_Records for this exercise:_
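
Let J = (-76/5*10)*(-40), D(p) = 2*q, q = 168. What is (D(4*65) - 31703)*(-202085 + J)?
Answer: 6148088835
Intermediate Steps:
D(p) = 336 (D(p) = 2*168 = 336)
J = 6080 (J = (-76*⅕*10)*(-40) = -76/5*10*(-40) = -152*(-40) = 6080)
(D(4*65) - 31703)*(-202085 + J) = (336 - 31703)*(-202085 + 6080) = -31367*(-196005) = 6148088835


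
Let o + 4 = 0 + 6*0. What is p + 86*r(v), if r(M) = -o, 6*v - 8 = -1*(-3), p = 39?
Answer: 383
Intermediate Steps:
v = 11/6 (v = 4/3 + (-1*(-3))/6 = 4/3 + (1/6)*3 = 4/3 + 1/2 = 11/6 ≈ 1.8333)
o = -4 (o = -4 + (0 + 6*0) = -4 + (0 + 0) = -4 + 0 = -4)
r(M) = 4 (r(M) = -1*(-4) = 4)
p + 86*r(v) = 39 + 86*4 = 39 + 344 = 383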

--

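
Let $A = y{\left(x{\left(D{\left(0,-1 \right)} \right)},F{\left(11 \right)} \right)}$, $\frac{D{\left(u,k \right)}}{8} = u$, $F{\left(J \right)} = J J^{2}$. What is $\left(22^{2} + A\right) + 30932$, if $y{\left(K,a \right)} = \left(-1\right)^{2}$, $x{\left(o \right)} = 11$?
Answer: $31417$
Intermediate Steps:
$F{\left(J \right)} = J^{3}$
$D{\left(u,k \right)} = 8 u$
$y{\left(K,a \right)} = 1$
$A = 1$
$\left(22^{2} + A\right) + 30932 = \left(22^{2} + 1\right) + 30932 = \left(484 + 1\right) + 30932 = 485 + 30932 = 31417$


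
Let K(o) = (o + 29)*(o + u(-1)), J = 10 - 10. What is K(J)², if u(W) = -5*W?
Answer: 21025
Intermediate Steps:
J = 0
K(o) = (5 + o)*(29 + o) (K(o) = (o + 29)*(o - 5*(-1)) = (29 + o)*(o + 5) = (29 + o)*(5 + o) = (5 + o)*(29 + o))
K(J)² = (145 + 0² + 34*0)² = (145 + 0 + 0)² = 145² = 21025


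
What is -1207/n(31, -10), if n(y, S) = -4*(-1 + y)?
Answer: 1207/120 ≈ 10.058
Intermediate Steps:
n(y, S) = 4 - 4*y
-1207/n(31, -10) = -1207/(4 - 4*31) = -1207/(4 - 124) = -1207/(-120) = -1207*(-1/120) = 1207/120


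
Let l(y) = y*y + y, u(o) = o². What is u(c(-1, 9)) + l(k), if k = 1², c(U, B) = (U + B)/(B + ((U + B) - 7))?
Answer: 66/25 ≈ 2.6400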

---

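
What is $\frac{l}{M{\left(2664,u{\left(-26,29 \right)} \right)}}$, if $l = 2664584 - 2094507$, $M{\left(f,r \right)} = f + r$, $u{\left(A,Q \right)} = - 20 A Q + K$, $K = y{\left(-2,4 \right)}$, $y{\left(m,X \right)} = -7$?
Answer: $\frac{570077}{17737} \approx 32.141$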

_Try it:_
From the listing above, copy all lines holding the word "Answer".

_Result below:_
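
Answer: 6148088835
Answer: 383
Answer: $31417$
Answer: 21025
Answer: 1207/120 ≈ 10.058
Answer: 66/25 ≈ 2.6400
Answer: $\frac{570077}{17737} \approx 32.141$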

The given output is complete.